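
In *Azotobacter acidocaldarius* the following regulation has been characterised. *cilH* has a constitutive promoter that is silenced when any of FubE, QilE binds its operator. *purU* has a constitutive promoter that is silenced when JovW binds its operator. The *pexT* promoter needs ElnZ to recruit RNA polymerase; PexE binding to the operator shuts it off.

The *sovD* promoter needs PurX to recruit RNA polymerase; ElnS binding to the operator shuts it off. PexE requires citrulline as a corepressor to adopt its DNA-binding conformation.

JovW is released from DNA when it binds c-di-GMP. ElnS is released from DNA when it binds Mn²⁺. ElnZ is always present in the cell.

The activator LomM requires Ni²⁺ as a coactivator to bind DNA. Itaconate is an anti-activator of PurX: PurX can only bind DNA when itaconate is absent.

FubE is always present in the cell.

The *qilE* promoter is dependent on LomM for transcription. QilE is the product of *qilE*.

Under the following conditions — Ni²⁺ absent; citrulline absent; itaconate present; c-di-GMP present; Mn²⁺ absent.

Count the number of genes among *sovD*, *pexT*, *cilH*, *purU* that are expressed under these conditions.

Mn²⁺ is absent, so ElnS is active.
Itaconate is present, so PurX is inactive.
With repressor ElnS bound, *sovD* is not transcribed.
→ *sovD* is OFF.
Citrulline is absent, so PexE is inactive.
ElnZ is produced constitutively and is active.
No repressor is bound and ElnZ is active, so *pexT* is transcribed.
→ *pexT* is ON.
FubE is produced constitutively and is active.
Ni²⁺ is absent, so LomM is inactive.
Required activator LomM is absent, so *qilE* is not transcribed.
So QilE is not produced.
With repressor FubE bound, *cilH* is not transcribed.
→ *cilH* is OFF.
c-di-GMP is present, so JovW is inactive.
With no repressor bound, *purU* is transcribed.
→ *purU* is ON.
2 of the 4 genes are transcribed.

2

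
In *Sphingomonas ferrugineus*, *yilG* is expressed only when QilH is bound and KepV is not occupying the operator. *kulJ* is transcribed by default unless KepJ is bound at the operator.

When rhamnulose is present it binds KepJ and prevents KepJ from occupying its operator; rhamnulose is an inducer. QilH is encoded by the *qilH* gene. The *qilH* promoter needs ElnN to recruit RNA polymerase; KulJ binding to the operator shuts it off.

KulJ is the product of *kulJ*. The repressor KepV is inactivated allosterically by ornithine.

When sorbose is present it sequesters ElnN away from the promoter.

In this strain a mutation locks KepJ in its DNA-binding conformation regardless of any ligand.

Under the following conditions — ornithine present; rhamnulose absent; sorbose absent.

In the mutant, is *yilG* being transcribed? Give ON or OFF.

ON

Ornithine is present, so KepV is inactive.
KepJ is constitutively active in this strain.
With repressor KepJ bound, *kulJ* is not transcribed.
So KulJ is not produced.
Sorbose is absent, so ElnN is active.
No repressor is bound and ElnN is active, so *qilH* is transcribed.
So QilH is produced and active.
No repressor is bound and QilH is active, so *yilG* is transcribed.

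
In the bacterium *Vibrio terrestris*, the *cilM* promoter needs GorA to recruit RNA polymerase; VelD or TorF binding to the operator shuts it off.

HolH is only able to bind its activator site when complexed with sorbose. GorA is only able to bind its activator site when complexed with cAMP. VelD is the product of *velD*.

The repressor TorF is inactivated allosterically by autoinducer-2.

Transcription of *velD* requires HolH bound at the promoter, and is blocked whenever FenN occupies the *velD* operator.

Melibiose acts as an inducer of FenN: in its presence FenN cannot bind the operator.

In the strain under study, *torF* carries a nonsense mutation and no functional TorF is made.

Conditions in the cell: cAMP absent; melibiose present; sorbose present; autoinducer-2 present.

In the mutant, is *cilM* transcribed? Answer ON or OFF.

Melibiose is present, so FenN is inactive.
Sorbose is present, so HolH is active.
No repressor is bound and HolH is active, so *velD* is transcribed.
So VelD is produced and active.
cAMP is absent, so GorA is inactive.
TorF is non-functional in this strain, so it has no effect.
With repressor VelD bound, *cilM* is not transcribed.

OFF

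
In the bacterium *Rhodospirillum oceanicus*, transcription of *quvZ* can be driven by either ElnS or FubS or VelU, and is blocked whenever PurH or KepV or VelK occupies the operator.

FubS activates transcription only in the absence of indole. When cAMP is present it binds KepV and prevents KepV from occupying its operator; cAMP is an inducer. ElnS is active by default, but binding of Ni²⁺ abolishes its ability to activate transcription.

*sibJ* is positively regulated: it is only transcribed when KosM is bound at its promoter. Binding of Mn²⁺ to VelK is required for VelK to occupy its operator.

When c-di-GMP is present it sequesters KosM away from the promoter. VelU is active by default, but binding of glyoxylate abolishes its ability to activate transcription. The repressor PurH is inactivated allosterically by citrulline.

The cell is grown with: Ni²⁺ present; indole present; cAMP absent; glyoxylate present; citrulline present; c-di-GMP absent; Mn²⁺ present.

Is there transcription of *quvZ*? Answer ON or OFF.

OFF

Citrulline is present, so PurH is inactive.
Ni²⁺ is present, so ElnS is inactive.
Indole is present, so FubS is inactive.
Glyoxylate is present, so VelU is inactive.
cAMP is absent, so KepV is active.
Mn²⁺ is present, so VelK is active.
With repressor KepV bound, *quvZ* is not transcribed.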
________________
WHAT IS NEEDED
What is wanted is an exact copy of the data.

TASK OUTPUT
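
In *Azotobacter acidocaldarius* the following regulation has been characterised. *cilH* has a constitutive promoter that is silenced when any of FubE, QilE binds its operator. *purU* has a constitutive promoter that is silenced when JovW binds its operator. The *pexT* promoter needs ElnZ to recruit RNA polymerase; PexE binding to the operator shuts it off.

The *sovD* promoter needs PurX to recruit RNA polymerase; ElnS binding to the operator shuts it off. PexE requires citrulline as a corepressor to adopt its DNA-binding conformation.

JovW is released from DNA when it binds c-di-GMP. ElnS is released from DNA when it binds Mn²⁺. ElnZ is always present in the cell.

The activator LomM requires Ni²⁺ as a coactivator to bind DNA. Itaconate is an anti-activator of PurX: PurX can only bind DNA when itaconate is absent.

FubE is always present in the cell.

The *qilE* promoter is dependent on LomM for transcription. QilE is the product of *qilE*.

Under the following conditions — Ni²⁺ absent; citrulline absent; itaconate present; c-di-GMP present; Mn²⁺ absent.

Count the number of genes among *sovD*, *pexT*, *cilH*, *purU* that are expressed under these conditions.

Mn²⁺ is absent, so ElnS is active.
Itaconate is present, so PurX is inactive.
With repressor ElnS bound, *sovD* is not transcribed.
→ *sovD* is OFF.
Citrulline is absent, so PexE is inactive.
ElnZ is produced constitutively and is active.
No repressor is bound and ElnZ is active, so *pexT* is transcribed.
→ *pexT* is ON.
FubE is produced constitutively and is active.
Ni²⁺ is absent, so LomM is inactive.
Required activator LomM is absent, so *qilE* is not transcribed.
So QilE is not produced.
With repressor FubE bound, *cilH* is not transcribed.
→ *cilH* is OFF.
c-di-GMP is present, so JovW is inactive.
With no repressor bound, *purU* is transcribed.
→ *purU* is ON.
2 of the 4 genes are transcribed.

2

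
In *Sphingomonas ferrugineus*, *yilG* is expressed only when QilH is bound and KepV is not occupying the operator. *kulJ* is transcribed by default unless KepJ is bound at the operator.

When rhamnulose is present it binds KepJ and prevents KepJ from occupying its operator; rhamnulose is an inducer. QilH is encoded by the *qilH* gene. The *qilH* promoter needs ElnN to recruit RNA polymerase; KulJ binding to the operator shuts it off.

KulJ is the product of *kulJ*. The repressor KepV is inactivated allosterically by ornithine.

When sorbose is present it sequesters ElnN away from the promoter.

In this strain a mutation locks KepJ in its DNA-binding conformation regardless of any ligand.

Under the following conditions — ornithine present; rhamnulose absent; sorbose absent.

In the mutant, is *yilG* being transcribed? Give ON or OFF.

ON

Ornithine is present, so KepV is inactive.
KepJ is constitutively active in this strain.
With repressor KepJ bound, *kulJ* is not transcribed.
So KulJ is not produced.
Sorbose is absent, so ElnN is active.
No repressor is bound and ElnN is active, so *qilH* is transcribed.
So QilH is produced and active.
No repressor is bound and QilH is active, so *yilG* is transcribed.

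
In the bacterium *Vibrio terrestris*, the *cilM* promoter needs GorA to recruit RNA polymerase; VelD or TorF binding to the operator shuts it off.

HolH is only able to bind its activator site when complexed with sorbose. GorA is only able to bind its activator site when complexed with cAMP. VelD is the product of *velD*.

The repressor TorF is inactivated allosterically by autoinducer-2.

Transcription of *velD* requires HolH bound at the promoter, and is blocked whenever FenN occupies the *velD* operator.

Melibiose acts as an inducer of FenN: in its presence FenN cannot bind the operator.

In the strain under study, *torF* carries a nonsense mutation and no functional TorF is made.

Conditions in the cell: cAMP absent; melibiose present; sorbose present; autoinducer-2 present.

In the mutant, is *cilM* transcribed? Answer ON or OFF.

Melibiose is present, so FenN is inactive.
Sorbose is present, so HolH is active.
No repressor is bound and HolH is active, so *velD* is transcribed.
So VelD is produced and active.
cAMP is absent, so GorA is inactive.
TorF is non-functional in this strain, so it has no effect.
With repressor VelD bound, *cilM* is not transcribed.

OFF

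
In the bacterium *Rhodospirillum oceanicus*, transcription of *quvZ* can be driven by either ElnS or FubS or VelU, and is blocked whenever PurH or KepV or VelK occupies the operator.

FubS activates transcription only in the absence of indole. When cAMP is present it binds KepV and prevents KepV from occupying its operator; cAMP is an inducer. ElnS is active by default, but binding of Ni²⁺ abolishes its ability to activate transcription.

*sibJ* is positively regulated: it is only transcribed when KosM is bound at its promoter. Binding of Mn²⁺ to VelK is required for VelK to occupy its operator.

When c-di-GMP is present it sequesters KosM away from the promoter. VelU is active by default, but binding of glyoxylate abolishes its ability to activate transcription. The repressor PurH is inactivated allosterically by citrulline.

The cell is grown with: Ni²⁺ present; indole present; cAMP absent; glyoxylate present; citrulline present; c-di-GMP absent; Mn²⁺ present.

Is there transcription of *quvZ*? Answer ON or OFF.

OFF

Citrulline is present, so PurH is inactive.
Ni²⁺ is present, so ElnS is inactive.
Indole is present, so FubS is inactive.
Glyoxylate is present, so VelU is inactive.
cAMP is absent, so KepV is active.
Mn²⁺ is present, so VelK is active.
With repressor KepV bound, *quvZ* is not transcribed.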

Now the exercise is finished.